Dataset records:
+===+

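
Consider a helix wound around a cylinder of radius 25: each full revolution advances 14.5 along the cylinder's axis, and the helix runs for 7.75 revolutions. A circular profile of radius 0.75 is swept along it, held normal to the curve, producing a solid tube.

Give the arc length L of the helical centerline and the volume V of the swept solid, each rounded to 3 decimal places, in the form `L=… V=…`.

L=1222.543 V=2160.411

2πR = 2π·25 = 157.079633
per-turn = √(157.079633² + 14.5²) = √(24674.0110 + 210.25) = √24884.2610 = 157.747460
L = 7.75 × 157.747460 = 1222.542812
V = π·0.75² × L = 1.767146 × 1222.542812 = 2160.411478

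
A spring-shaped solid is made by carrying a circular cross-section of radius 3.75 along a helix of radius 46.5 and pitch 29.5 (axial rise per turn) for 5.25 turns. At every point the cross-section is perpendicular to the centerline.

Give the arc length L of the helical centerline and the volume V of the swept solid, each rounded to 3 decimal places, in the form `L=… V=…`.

2πR = 2π·46.5 = 292.168117
per-turn = √(292.168117² + 29.5²) = √(85362.2085 + 870.25) = √86232.4585 = 293.653637
L = 5.25 × 293.653637 = 1541.681594
V = π·3.75² × L = 44.178647 × 1541.681594 = 68109.406440

L=1541.682 V=68109.406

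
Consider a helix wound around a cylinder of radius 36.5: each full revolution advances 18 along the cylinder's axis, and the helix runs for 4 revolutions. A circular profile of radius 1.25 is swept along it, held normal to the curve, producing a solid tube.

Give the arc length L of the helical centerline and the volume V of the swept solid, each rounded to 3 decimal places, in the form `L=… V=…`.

2πR = 2π·36.5 = 229.336264
per-turn = √(229.336264² + 18²) = √(52595.1219 + 324) = √52919.1219 = 230.041565
L = 4 × 230.041565 = 920.166262
V = π·1.25² × L = 4.908739 × 920.166262 = 4516.855576

L=920.166 V=4516.856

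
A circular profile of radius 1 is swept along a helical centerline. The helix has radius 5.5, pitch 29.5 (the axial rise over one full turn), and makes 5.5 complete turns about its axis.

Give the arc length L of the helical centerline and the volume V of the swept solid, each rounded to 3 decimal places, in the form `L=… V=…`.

2πR = 2π·5.5 = 34.557519
per-turn = √(34.557519² + 29.5²) = √(1194.2221 + 870.25) = √2064.4721 = 45.436463
L = 5.5 × 45.436463 = 249.900544
V = π·1² × L = 3.141593 × 249.900544 = 785.085714

L=249.901 V=785.086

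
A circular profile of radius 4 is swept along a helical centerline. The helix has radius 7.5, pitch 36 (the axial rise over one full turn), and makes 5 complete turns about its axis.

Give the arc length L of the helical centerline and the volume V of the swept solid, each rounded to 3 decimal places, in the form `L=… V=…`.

2πR = 2π·7.5 = 47.123890
per-turn = √(47.123890² + 36²) = √(2220.6610 + 1296) = √3516.6610 = 59.301442
L = 5 × 59.301442 = 296.507209
V = π·4² × L = 50.265482 × 296.507209 = 14904.077893

L=296.507 V=14904.078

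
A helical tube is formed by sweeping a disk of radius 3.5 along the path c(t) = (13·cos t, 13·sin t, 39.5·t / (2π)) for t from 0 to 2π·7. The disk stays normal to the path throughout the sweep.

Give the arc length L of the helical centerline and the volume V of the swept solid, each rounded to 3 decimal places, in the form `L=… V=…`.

2πR = 2π·13 = 81.681409
per-turn = √(81.681409² + 39.5²) = √(6671.8526 + 1560.25) = √8232.1026 = 90.730935
L = 7 × 90.730935 = 635.116545
V = π·3.5² × L = 38.484510 × 635.116545 = 24442.149045

L=635.117 V=24442.149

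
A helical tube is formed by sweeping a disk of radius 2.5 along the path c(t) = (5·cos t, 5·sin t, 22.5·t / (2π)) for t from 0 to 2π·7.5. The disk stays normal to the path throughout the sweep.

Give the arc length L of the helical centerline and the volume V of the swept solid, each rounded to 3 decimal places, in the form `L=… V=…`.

L=289.816 V=5690.516

2πR = 2π·5 = 31.415927
per-turn = √(31.415927² + 22.5²) = √(986.9604 + 506.25) = √1493.2104 = 38.642081
L = 7.5 × 38.642081 = 289.815609
V = π·2.5² × L = 19.634954 × 289.815609 = 5690.516177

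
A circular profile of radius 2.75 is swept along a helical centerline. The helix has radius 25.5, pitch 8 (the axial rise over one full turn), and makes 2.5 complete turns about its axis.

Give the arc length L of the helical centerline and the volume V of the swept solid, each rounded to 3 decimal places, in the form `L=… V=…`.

L=401.052 V=9528.313

2πR = 2π·25.5 = 160.221225
per-turn = √(160.221225² + 8²) = √(25670.8410 + 64) = √25734.8410 = 160.420825
L = 2.5 × 160.420825 = 401.052062
V = π·2.75² × L = 23.758294 × 401.052062 = 9528.312979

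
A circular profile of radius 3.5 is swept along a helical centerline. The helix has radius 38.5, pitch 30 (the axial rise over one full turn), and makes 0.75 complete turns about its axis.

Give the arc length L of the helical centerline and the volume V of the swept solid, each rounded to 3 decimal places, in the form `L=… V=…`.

2πR = 2π·38.5 = 241.902634
per-turn = √(241.902634² + 30²) = √(58516.8845 + 900) = √59416.8845 = 243.755789
L = 0.75 × 243.755789 = 182.816841
V = π·3.5² × L = 38.484510 × 182.816841 = 7035.616565

L=182.817 V=7035.617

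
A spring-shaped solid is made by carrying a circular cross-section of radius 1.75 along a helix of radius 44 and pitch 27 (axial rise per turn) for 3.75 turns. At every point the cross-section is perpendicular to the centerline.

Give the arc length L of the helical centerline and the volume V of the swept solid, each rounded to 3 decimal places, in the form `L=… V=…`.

L=1041.658 V=10021.925

2πR = 2π·44 = 276.460154
per-turn = √(276.460154² + 27²) = √(76430.2165 + 729) = √77159.2165 = 277.775479
L = 3.75 × 277.775479 = 1041.658045
V = π·1.75² × L = 9.621128 × 1041.658045 = 10021.924860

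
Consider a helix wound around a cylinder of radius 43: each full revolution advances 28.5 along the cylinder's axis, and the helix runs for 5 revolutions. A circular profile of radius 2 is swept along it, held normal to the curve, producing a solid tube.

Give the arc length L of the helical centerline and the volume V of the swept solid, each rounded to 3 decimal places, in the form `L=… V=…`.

2πR = 2π·43 = 270.176968
per-turn = √(270.176968² + 28.5²) = √(72995.5942 + 812.25) = √73807.8442 = 271.675991
L = 5 × 271.675991 = 1358.379956
V = π·2² × L = 12.566371 × 1358.379956 = 17069.905957

L=1358.380 V=17069.906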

+===+

= Exercise details =
Where a line of the entries contains "point", report that line.

= Problem solution =
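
A spring-shaped solid is made by carrying a circular cross-section of radius 3.75 along a helix of radius 46.5 and pitch 29.5 (axial rise per turn) for 5.25 turns. At every point the cross-section is perpendicular to the centerline.
A spring-shaped solid is made by carrying a circular cross-section of radius 1.75 along a helix of radius 44 and pitch 27 (axial rise per turn) for 3.75 turns. At every point the cross-section is perpendicular to the centerline.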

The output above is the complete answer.